Your task: Copy out each line in the listing below where the word "requires" appears.

__________

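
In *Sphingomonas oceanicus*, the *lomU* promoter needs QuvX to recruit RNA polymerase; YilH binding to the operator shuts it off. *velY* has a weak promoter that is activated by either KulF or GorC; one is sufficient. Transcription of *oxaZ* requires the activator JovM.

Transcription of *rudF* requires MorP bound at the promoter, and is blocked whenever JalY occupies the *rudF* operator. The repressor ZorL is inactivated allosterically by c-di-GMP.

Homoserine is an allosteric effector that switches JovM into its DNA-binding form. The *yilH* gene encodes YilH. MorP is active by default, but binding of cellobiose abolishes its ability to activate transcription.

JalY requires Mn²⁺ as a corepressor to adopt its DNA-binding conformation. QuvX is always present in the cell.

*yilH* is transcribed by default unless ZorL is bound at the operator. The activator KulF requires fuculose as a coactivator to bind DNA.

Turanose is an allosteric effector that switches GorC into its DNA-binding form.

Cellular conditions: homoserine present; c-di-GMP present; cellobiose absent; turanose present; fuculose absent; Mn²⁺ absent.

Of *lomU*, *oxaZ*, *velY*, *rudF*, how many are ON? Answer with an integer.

QuvX is produced constitutively and is active.
c-di-GMP is present, so ZorL is inactive.
With no repressor bound, *yilH* is transcribed.
So YilH is produced and active.
With repressor YilH bound, *lomU* is not transcribed.
→ *lomU* is OFF.
Homoserine is present, so JovM is active.
No repressor is bound and JovM is active, so *oxaZ* is transcribed.
→ *oxaZ* is ON.
Fuculose is absent, so KulF is inactive.
Turanose is present, so GorC is active.
Activator GorC is present, so *velY* is transcribed.
→ *velY* is ON.
Mn²⁺ is absent, so JalY is inactive.
Cellobiose is absent, so MorP is active.
No repressor is bound and MorP is active, so *rudF* is transcribed.
→ *rudF* is ON.
3 of the 4 genes are transcribed.

3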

__________

Task solution:
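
In *Sphingomonas oceanicus*, the *lomU* promoter needs QuvX to recruit RNA polymerase; YilH binding to the operator shuts it off. *velY* has a weak promoter that is activated by either KulF or GorC; one is sufficient. Transcription of *oxaZ* requires the activator JovM.
Transcription of *rudF* requires MorP bound at the promoter, and is blocked whenever JalY occupies the *rudF* operator. The repressor ZorL is inactivated allosterically by c-di-GMP.
JalY requires Mn²⁺ as a corepressor to adopt its DNA-binding conformation. QuvX is always present in the cell.
*yilH* is transcribed by default unless ZorL is bound at the operator. The activator KulF requires fuculose as a coactivator to bind DNA.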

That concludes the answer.